(Stored records)
----------------------------------------

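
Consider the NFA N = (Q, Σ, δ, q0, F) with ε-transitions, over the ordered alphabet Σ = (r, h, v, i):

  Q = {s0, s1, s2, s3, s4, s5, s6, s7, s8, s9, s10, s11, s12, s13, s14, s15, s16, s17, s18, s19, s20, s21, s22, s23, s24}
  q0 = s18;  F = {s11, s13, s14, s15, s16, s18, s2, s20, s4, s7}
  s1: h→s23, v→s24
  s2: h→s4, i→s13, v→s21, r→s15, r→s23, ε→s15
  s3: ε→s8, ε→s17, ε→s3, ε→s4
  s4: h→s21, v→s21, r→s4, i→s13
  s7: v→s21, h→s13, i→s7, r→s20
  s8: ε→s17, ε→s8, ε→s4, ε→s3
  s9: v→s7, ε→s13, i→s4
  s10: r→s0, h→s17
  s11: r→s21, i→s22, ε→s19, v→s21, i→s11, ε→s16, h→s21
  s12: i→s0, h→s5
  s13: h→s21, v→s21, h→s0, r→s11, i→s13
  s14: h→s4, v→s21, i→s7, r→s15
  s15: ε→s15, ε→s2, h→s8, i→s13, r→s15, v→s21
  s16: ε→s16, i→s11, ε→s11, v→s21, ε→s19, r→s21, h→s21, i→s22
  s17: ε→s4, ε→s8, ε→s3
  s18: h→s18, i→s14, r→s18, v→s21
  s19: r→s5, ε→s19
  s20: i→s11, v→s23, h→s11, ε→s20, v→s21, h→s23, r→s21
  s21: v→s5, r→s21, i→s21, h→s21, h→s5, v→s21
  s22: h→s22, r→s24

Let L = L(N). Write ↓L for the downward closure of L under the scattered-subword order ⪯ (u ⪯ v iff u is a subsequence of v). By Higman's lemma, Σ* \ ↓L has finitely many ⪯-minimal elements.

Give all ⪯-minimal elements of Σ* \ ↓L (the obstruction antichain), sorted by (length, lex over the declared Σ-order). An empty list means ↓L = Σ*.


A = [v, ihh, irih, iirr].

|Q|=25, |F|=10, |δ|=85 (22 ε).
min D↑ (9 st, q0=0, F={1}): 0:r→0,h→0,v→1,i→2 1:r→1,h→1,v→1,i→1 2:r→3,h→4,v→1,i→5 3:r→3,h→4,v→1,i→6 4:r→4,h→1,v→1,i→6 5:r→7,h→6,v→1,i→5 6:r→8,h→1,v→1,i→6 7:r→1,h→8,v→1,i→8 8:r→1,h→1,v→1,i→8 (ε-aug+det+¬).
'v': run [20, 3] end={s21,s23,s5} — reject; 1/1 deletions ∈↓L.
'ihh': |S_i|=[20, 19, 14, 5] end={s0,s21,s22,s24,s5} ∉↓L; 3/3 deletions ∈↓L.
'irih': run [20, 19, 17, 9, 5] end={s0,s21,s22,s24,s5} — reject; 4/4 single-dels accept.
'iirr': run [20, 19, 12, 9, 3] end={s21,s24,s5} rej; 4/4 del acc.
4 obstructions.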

----------------------------------------

Your objective: Give every entry back unchanged. Leave none out.

Your response:
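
Consider the NFA N = (Q, Σ, δ, q0, F) with ε-transitions, over the ordered alphabet Σ = (r, h, v, i):

  Q = {s0, s1, s2, s3, s4, s5, s6, s7, s8, s9, s10, s11, s12, s13, s14, s15, s16, s17, s18, s19, s20, s21, s22, s23, s24}
  q0 = s18;  F = {s11, s13, s14, s15, s16, s18, s2, s20, s4, s7}
  s1: h→s23, v→s24
  s2: h→s4, i→s13, v→s21, r→s15, r→s23, ε→s15
  s3: ε→s8, ε→s17, ε→s3, ε→s4
  s4: h→s21, v→s21, r→s4, i→s13
  s7: v→s21, h→s13, i→s7, r→s20
  s8: ε→s17, ε→s8, ε→s4, ε→s3
  s9: v→s7, ε→s13, i→s4
  s10: r→s0, h→s17
  s11: r→s21, i→s22, ε→s19, v→s21, i→s11, ε→s16, h→s21
  s12: i→s0, h→s5
  s13: h→s21, v→s21, h→s0, r→s11, i→s13
  s14: h→s4, v→s21, i→s7, r→s15
  s15: ε→s15, ε→s2, h→s8, i→s13, r→s15, v→s21
  s16: ε→s16, i→s11, ε→s11, v→s21, ε→s19, r→s21, h→s21, i→s22
  s17: ε→s4, ε→s8, ε→s3
  s18: h→s18, i→s14, r→s18, v→s21
  s19: r→s5, ε→s19
  s20: i→s11, v→s23, h→s11, ε→s20, v→s21, h→s23, r→s21
  s21: v→s5, r→s21, i→s21, h→s21, h→s5, v→s21
  s22: h→s22, r→s24

Let L = L(N). Write ↓L for the downward closure of L under the scattered-subword order ⪯ (u ⪯ v iff u is a subsequence of v). By Higman's lemma, Σ* \ ↓L has finitely many ⪯-minimal elements.

Give all ⪯-minimal elements of Σ* \ ↓L (the obstruction antichain), sorted by (length, lex over the declared Σ-order). An empty list means ↓L = Σ*.


A = [v, ihh, irih, iirr].

|Q|=25, |F|=10, |δ|=85 (22 ε).
min D↑ (9 st, q0=0, F={1}): 0:r→0,h→0,v→1,i→2 1:r→1,h→1,v→1,i→1 2:r→3,h→4,v→1,i→5 3:r→3,h→4,v→1,i→6 4:r→4,h→1,v→1,i→6 5:r→7,h→6,v→1,i→5 6:r→8,h→1,v→1,i→6 7:r→1,h→8,v→1,i→8 8:r→1,h→1,v→1,i→8 (ε-aug+det+¬).
'v': run [20, 3] end={s21,s23,s5} — reject; 1/1 deletions ∈↓L.
'ihh': |S_i|=[20, 19, 14, 5] end={s0,s21,s22,s24,s5} ∉↓L; 3/3 deletions ∈↓L.
'irih': run [20, 19, 17, 9, 5] end={s0,s21,s22,s24,s5} — reject; 4/4 single-dels accept.
'iirr': run [20, 19, 12, 9, 3] end={s21,s24,s5} rej; 4/4 del acc.
4 obstructions.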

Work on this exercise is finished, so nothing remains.